◆ GIVEN ENTRIES
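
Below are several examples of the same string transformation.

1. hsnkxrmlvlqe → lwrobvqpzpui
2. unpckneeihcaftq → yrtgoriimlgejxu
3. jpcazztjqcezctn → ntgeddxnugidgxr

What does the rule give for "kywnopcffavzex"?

What's happening: shift every letter 4 places forward in the alphabet (wrapping around).
On "kywnopcffavzex" that produces "ocarstgjjezdib".

ocarstgjjezdib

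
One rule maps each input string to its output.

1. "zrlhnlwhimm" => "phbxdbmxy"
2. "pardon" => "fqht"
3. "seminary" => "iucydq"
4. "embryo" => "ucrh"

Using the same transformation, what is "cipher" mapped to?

The transformation: delete the last 2 characters, then shift every letter 10 places backward in the alphabet (wrapping around).
Applying both steps to "cipher": "ciph", then "syfx".

syfx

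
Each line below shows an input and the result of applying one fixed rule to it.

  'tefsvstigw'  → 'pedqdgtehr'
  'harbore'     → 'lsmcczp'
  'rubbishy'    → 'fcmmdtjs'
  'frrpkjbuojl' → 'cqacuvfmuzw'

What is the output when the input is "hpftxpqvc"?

aseqaigbn

The transformation: swap each adjacent pair of characters (1↔2, 3↔4, ...), then shift every letter 11 places forward in the alphabet (wrapping around).
Applying that to "hpftxpqvc" gives "aseqaigbn".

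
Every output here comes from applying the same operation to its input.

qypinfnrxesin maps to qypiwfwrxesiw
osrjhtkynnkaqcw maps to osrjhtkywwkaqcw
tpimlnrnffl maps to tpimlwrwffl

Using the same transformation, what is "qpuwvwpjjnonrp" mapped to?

qpuwvwpjjwowrp

Looking at the pairs, the operation is to replace every "n" with "w".
Applying that to "qpuwvwpjjnonrp" gives "qpuwvwpjjwowrp".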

◆ DESCRIPTION OF THE TASK
A verbatim copy of the records above should be returned.

◆ RESULT FOR THIS EXERCISE
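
Below are several examples of the same string transformation.

1. hsnkxrmlvlqe → lwrobvqpzpui
2. unpckneeihcaftq → yrtgoriimlgejxu
3. jpcazztjqcezctn → ntgeddxnugidgxr

What does the rule give for "kywnopcffavzex"?

What's happening: shift every letter 4 places forward in the alphabet (wrapping around).
On "kywnopcffavzex" that produces "ocarstgjjezdib".

ocarstgjjezdib

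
One rule maps each input string to its output.

1. "zrlhnlwhimm" => "phbxdbmxy"
2. "pardon" => "fqht"
3. "seminary" => "iucydq"
4. "embryo" => "ucrh"

Using the same transformation, what is "cipher" mapped to?

The transformation: delete the last 2 characters, then shift every letter 10 places backward in the alphabet (wrapping around).
Applying both steps to "cipher": "ciph", then "syfx".

syfx

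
Each line below shows an input and the result of applying one fixed rule to it.

  'tefsvstigw'  → 'pedqdgtehr'
  'harbore'     → 'lsmcczp'
  'rubbishy'    → 'fcmmdtjs'
  'frrpkjbuojl' → 'cqacuvfmuzw'

What is the output when the input is "hpftxpqvc"?

aseqaigbn

The transformation: swap each adjacent pair of characters (1↔2, 3↔4, ...), then shift every letter 11 places forward in the alphabet (wrapping around).
Applying that to "hpftxpqvc" gives "aseqaigbn".

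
Every output here comes from applying the same operation to its input.

qypinfnrxesin maps to qypiwfwrxesiw
osrjhtkynnkaqcw maps to osrjhtkywwkaqcw
tpimlnrnffl maps to tpimlwrwffl

Using the same transformation, what is "qpuwvwpjjnonrp" mapped to?

qpuwvwpjjwowrp

Looking at the pairs, the operation is to replace every "n" with "w".
Applying that to "qpuwvwpjjnonrp" gives "qpuwvwpjjwowrp".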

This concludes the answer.